[Opening Source material section]

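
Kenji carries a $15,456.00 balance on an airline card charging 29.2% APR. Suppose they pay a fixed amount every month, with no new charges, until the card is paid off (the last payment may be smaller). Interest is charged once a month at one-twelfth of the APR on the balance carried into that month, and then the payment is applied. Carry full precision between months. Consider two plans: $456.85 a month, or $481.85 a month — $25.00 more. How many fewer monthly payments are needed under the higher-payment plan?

9 fewer payments

Monthly rate r = 29.2%/12 = 2.43333% = 0.0243333.
At $456.85/mo: n = ⌈−ln(1 − rB₀/P)/ln(1+r)⌉ = 73 payments (last $36.97); total interest = total paid − $15,456.00 = $17,474.17.
At $481.85/mo: 64 payments (last $37.93); total interest $14,938.48.
Payments saved = 73 − 64 = 9.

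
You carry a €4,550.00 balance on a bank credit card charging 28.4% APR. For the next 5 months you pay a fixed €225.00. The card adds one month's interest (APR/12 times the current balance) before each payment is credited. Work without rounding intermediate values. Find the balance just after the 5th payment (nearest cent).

Monthly rate r = 28.4%/12 = 2.36667% = 0.0236667.
Each month: B ← B·(1+r) − €225.00.
Month 1: interest €107.68; balance after payment €4,432.68.
Month 2: interest €104.91; balance after payment €4,312.59.
Month 3: interest €102.06; balance after payment €4,189.65.
Month 4: interest €99.16; balance after payment €4,063.81.
Month 5: interest €96.18; balance after payment €3,934.99.

€3,934.99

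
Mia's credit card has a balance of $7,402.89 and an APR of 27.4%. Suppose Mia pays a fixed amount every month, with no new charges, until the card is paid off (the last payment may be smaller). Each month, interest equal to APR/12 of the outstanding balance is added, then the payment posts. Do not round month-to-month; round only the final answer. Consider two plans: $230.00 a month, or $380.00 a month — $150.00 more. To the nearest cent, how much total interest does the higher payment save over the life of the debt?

Monthly rate r = 27.4%/12 = 2.28333% = 0.0228333.
At $230.00/mo: n = ⌈−ln(1 − rB₀/P)/ln(1+r)⌉ = 59 payments (last $186.84); total interest = total paid − $7,402.89 = $6,123.95.
At $380.00/mo: 27 payments (last $25.13); total interest $2,502.24.
Interest saved = $6,123.95 − $2,502.24 = $3,621.71.

$3,621.71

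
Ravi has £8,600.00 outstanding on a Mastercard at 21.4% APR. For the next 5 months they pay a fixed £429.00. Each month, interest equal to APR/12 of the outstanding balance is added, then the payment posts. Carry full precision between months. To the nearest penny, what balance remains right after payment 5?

Monthly rate r = 21.4%/12 = 1.78333% = 0.0178333.
Each month: B ← B·(1+r) − £429.00.
Month 1: interest £153.37; balance after payment £8,324.37.
Month 2: interest £148.45; balance after payment £8,043.82.
Month 3: interest £143.45; balance after payment £7,758.27.
Month 4: interest £138.36; balance after payment £7,467.62.
Month 5: interest £133.17; balance after payment £7,171.79.

£7,171.79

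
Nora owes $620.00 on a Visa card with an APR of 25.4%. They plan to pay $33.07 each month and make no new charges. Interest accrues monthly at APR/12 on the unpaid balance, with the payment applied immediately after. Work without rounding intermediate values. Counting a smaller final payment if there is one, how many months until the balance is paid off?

25 payments

Monthly rate r = 25.4%/12 = 2.11667% = 0.0211667.
Recurrence: B ← B·(1+r) − $33.07.
Month 1: interest $13.12; balance after payment $600.05.
Month 2: interest $12.70; balance after payment $579.68.
Closed form: n = −ln(1 − rB₀/P)/ln(1+r) = −ln(0.60317)/ln(1.02117) ≈ 24.137, so the balance reaches zero during payment 25.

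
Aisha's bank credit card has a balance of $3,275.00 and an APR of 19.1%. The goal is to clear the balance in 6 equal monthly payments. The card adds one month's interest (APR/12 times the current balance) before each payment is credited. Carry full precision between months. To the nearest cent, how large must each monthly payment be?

Monthly rate r = 19.1%/12 = 1.59167% = 0.0159167.
Level-payment amortization: P = B₀·r / (1 − (1+r)^(−n)) = 3275.00·0.0159167 / (1 − 1.01592^(−6)).
Denominator 1 − (1+r)^(−6) = 0.0903978281.
P = 52.1271 / 0.0903978281 ≈ 576.64.

$576.64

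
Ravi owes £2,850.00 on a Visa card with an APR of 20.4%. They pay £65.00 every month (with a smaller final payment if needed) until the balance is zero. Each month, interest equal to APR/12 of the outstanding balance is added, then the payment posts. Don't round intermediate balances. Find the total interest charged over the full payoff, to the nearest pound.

£2,425

Monthly rate r = 20.4%/12 = 1.7% = 0.017.
Payoff takes n = ⌈−ln(1 − rB₀/P)/ln(1+r)⌉ = ⌈81.153⌉ = 82 payments; the last is £10.00.
Total paid = 81·£65.00 + £10.00 = £5,275.00.
Total interest = total paid − principal = £5,275.00 − £2,850.00 = £2,425.00.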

[Closing Source material section]

Starting at the line that contains "Ravi owes £2,850.00", write out every line through the last one in the data above, exactly as it stands.

▶ [Exercise result]:
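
Ravi owes £2,850.00 on a Visa card with an APR of 20.4%. They pay £65.00 every month (with a smaller final payment if needed) until the balance is zero. Each month, interest equal to APR/12 of the outstanding balance is added, then the payment posts. Don't round intermediate balances. Find the total interest charged over the full payoff, to the nearest pound.

£2,425

Monthly rate r = 20.4%/12 = 1.7% = 0.017.
Payoff takes n = ⌈−ln(1 − rB₀/P)/ln(1+r)⌉ = ⌈81.153⌉ = 82 payments; the last is £10.00.
Total paid = 81·£65.00 + £10.00 = £5,275.00.
Total interest = total paid − principal = £5,275.00 − £2,850.00 = £2,425.00.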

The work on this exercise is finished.